Excerpted data ▸
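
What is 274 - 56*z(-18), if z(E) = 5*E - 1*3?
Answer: 5482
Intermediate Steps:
z(E) = -3 + 5*E (z(E) = 5*E - 3 = -3 + 5*E)
274 - 56*z(-18) = 274 - 56*(-3 + 5*(-18)) = 274 - 56*(-3 - 90) = 274 - 56*(-93) = 274 + 5208 = 5482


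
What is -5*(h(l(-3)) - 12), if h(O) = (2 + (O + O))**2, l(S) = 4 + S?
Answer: -20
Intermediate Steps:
h(O) = (2 + 2*O)**2
-5*(h(l(-3)) - 12) = -5*(4*(1 + (4 - 3))**2 - 12) = -5*(4*(1 + 1)**2 - 12) = -5*(4*2**2 - 12) = -5*(4*4 - 12) = -5*(16 - 12) = -5*4 = -20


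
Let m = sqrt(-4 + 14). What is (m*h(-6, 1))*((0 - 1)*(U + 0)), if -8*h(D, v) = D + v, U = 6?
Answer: -15*sqrt(10)/4 ≈ -11.859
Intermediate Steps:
h(D, v) = -D/8 - v/8 (h(D, v) = -(D + v)/8 = -D/8 - v/8)
m = sqrt(10) ≈ 3.1623
(m*h(-6, 1))*((0 - 1)*(U + 0)) = (sqrt(10)*(-1/8*(-6) - 1/8*1))*((0 - 1)*(6 + 0)) = (sqrt(10)*(3/4 - 1/8))*(-1*6) = (sqrt(10)*(5/8))*(-6) = (5*sqrt(10)/8)*(-6) = -15*sqrt(10)/4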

Description of the task ▸ Your answer should be every line from the material above in which the word "What" appears.

Response box ▸
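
What is 274 - 56*z(-18), if z(E) = 5*E - 1*3?
What is -5*(h(l(-3)) - 12), if h(O) = (2 + (O + O))**2, l(S) = 4 + S?
Let m = sqrt(-4 + 14). What is (m*h(-6, 1))*((0 - 1)*(U + 0)), if -8*h(D, v) = D + v, U = 6?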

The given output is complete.